Goal of the exercise
Go through the records below and return each line that has "following" in it.

Records drawn from a dataset
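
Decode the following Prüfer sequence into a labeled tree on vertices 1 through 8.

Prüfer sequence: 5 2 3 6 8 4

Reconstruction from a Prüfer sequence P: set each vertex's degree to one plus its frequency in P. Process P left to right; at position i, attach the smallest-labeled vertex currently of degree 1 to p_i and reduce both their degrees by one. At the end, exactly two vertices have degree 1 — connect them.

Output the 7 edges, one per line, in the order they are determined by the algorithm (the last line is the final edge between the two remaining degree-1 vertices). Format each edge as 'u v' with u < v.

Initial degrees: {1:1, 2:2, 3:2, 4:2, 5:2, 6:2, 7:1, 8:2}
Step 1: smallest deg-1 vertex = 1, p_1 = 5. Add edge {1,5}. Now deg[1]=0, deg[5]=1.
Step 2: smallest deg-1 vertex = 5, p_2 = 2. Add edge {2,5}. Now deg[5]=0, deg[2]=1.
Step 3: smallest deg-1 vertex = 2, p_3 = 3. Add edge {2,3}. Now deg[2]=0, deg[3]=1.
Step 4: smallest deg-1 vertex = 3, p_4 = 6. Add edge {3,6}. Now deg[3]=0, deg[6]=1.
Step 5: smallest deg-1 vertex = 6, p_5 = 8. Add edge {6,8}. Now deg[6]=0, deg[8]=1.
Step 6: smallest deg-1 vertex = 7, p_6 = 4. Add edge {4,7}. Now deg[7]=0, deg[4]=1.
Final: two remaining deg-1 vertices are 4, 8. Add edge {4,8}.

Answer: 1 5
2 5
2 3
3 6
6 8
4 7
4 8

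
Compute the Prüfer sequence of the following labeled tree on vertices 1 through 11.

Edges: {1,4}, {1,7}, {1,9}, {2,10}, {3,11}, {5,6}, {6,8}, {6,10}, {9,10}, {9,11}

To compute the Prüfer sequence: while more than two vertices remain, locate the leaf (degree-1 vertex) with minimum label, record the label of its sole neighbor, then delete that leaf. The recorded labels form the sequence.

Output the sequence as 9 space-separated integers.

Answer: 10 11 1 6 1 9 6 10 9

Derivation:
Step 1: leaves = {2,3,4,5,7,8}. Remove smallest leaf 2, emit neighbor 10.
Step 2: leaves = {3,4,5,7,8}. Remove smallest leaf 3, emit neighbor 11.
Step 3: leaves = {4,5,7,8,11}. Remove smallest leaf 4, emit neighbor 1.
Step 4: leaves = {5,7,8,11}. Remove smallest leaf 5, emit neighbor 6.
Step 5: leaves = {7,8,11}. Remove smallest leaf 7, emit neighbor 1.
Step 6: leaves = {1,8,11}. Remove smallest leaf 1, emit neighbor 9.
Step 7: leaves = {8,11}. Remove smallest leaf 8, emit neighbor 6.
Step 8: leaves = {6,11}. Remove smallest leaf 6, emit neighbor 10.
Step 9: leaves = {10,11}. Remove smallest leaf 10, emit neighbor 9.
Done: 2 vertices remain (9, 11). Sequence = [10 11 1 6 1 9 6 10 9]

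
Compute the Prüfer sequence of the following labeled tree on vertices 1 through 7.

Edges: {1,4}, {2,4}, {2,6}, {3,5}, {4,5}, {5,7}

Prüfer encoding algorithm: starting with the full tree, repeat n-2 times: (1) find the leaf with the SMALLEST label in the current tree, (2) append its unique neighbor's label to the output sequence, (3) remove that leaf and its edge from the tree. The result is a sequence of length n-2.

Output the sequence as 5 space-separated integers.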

Finished task
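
Decode the following Prüfer sequence into a labeled tree on vertices 1 through 8.
Compute the Prüfer sequence of the following labeled tree on vertices 1 through 11.
Compute the Prüfer sequence of the following labeled tree on vertices 1 through 7.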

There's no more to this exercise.